§ **Problem description**
Below are some entries. Count how many of their lines include "enrolled", then give that number only.

START Records provided

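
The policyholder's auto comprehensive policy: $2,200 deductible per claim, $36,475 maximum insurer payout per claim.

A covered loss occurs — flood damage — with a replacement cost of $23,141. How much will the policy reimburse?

Subtract the deductible: $23,141 − $2,200 = $20,941.
$20,941 ≤ $36,475, so the limit doesn't bind; insurer pays $20,941.

$20,941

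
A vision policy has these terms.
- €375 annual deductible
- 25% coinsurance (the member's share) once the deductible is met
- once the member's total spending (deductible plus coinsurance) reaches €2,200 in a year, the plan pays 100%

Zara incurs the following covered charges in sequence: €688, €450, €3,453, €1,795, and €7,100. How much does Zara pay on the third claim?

Claim 1 (€688): €375 finishes the deductible; €313 goes to coinsurance; 25% of €313 = €78.25. Member owes €453.25 (running OOP €453.25).
Claim 2 (€450): 25% coinsurance on €450 = €112.50. Member owes €112.50 (running OOP €565.75).
Claim 3 (€3,453): deductible met; 25% of €3,453 = €863.25. Member owes €863.25 (running OOP €1,429).

€863.25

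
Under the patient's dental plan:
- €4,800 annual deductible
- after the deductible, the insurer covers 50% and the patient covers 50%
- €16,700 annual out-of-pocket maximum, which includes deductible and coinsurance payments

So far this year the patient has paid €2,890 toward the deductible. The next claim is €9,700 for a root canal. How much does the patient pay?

€5,805

Remaining deductible: €4,800 − €2,890 = €1,910.
The remaining €7,790 (= €9,700 − €1,910) moves to coinsurance.
Patient's 50% share of €7,790 is €3,895.
Patient responsibility before any cap: €1,910 + €3,895 = €5,805.
Total out-of-pocket so far would be €2,890 + €5,805 = €8,695, below the €16,700 cap — no reduction.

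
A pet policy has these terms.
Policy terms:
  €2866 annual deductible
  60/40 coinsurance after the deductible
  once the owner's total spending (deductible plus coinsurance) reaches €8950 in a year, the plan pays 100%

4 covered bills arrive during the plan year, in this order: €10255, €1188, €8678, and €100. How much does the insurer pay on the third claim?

€6024.80

Claim 1 (€10255): deductible takes €2866, €7389 remains; 40% of €7389 = €2955.60. Owner owes €5821.60 (running OOP €5821.60). Plan pays €10255 − €5821.60 = €4433.40.
Claim 2 (€1188): 40% coinsurance on €1188 = €475.20. Owner owes €475.20 (running OOP €6296.80). Plan pays €1188 − €475.20 = €712.80.
Claim 3 (€8678): deductible already satisfied, so owner's share is 40% × €8678 = €3471.20. That would push OOP to €9768, over the €8950 cap, so owner pays €8950 − €6296.80 = €2653.20. Plan pays €8678 − €2653.20 = €6024.80.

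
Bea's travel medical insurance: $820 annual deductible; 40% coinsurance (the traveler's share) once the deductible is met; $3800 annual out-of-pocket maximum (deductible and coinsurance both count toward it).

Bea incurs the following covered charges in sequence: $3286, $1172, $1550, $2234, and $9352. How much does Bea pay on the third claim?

Bill 1, $3286: deductible takes $820, $2466 remains; traveler's 40% is $986.40. Traveler pays $1806.40; OOP now $1806.40.
Bill 2, $1172: deductible already satisfied, so traveler's share is 40% × $1172 = $468.80. Traveler owes $468.80 (running OOP $2275.20).
Bill 3, $1550: deductible met; 40% of $1550 = $620. Traveler owes $620 (running OOP $2895.20).

$620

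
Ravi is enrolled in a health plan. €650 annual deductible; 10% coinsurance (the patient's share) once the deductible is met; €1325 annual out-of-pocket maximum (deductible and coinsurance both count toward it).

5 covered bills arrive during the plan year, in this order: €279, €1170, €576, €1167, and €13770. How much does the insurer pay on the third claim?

€518.40

Claim 1 (€279): entire amount goes to the deductible. Patient owes €279 (running OOP €279). Insurer: €279 − €279 = €0.
Claim 2 (€1170): €371 finishes the deductible; €799 goes to coinsurance; patient's 10% is €79.90. Patient pays €450.90; OOP now €729.90. Plan pays €1170 − €450.90 = €719.10.
Claim 3 (€576): deductible already satisfied, so patient's share is 10% × €576 = €57.60. Patient pays €57.60; OOP now €787.50. Insurer: €576 − €57.60 = €518.40.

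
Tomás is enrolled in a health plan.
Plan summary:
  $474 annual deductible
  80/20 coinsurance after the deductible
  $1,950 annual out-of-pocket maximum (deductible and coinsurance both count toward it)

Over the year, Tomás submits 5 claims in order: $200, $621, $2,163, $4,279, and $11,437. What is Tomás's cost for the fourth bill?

Claim 1 — $200: all of it applies to the deductible. Patient pays $200; OOP now $200.
Claim 2 — $621: $274 to deductible, leaving $347; coinsurance $347 × 20% = $69.40. Patient owes $343.40 (running OOP $543.40).
Claim 3 — $2,163: deductible already satisfied, so patient's share is 20% × $2,163 = $432.60. Patient owes $432.60 (running OOP $976).
Claim 4 — $4,279: deductible met; 20% of $4,279 = $855.80. Patient owes $855.80 (running OOP $1,831.80).

$855.80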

END Records provided

§ **Problem solution**
2